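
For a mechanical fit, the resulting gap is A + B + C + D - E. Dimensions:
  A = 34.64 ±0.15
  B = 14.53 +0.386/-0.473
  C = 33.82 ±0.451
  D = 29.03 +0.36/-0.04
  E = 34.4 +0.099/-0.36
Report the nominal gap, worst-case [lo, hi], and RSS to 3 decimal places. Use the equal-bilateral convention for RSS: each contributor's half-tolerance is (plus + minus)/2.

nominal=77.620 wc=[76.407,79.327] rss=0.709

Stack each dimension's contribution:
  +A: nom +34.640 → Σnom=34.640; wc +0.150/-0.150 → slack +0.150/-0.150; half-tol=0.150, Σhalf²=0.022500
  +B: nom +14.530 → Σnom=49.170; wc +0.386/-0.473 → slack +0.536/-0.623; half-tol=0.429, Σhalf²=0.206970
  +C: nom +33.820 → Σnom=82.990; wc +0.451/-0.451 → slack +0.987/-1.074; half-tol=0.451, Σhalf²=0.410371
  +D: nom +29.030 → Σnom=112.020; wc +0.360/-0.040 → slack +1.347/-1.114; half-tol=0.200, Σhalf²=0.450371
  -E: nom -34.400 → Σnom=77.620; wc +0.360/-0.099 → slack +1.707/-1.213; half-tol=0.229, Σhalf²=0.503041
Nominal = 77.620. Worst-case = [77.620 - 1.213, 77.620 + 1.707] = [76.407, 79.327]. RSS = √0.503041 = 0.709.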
^^^^^^^^^^^^^^^^
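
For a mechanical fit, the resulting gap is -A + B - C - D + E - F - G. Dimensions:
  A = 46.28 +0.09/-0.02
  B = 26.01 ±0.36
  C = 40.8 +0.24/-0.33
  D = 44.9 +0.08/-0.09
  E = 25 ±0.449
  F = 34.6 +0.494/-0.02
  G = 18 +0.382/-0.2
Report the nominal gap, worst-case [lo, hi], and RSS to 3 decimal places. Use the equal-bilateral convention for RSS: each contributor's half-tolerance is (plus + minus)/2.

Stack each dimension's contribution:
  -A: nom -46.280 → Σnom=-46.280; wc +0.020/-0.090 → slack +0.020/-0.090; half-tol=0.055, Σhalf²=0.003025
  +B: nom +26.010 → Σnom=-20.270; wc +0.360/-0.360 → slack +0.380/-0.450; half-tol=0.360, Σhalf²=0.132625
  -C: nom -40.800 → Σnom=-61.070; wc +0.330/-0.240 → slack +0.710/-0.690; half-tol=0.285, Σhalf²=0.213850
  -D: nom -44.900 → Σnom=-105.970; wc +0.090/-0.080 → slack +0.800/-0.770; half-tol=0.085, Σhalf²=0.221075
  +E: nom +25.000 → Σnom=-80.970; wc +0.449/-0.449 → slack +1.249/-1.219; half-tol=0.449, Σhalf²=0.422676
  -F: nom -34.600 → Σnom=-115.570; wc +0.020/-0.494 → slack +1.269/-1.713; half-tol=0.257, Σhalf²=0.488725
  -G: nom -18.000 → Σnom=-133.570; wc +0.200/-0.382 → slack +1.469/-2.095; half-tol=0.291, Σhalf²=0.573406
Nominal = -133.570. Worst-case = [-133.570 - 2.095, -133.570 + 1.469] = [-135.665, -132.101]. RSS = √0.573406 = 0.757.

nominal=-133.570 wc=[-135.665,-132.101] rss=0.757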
^^^^^^^^^^^^^^^^
Check every line of the data for the string "resulting". Give the number of lines that have it, and only that.

2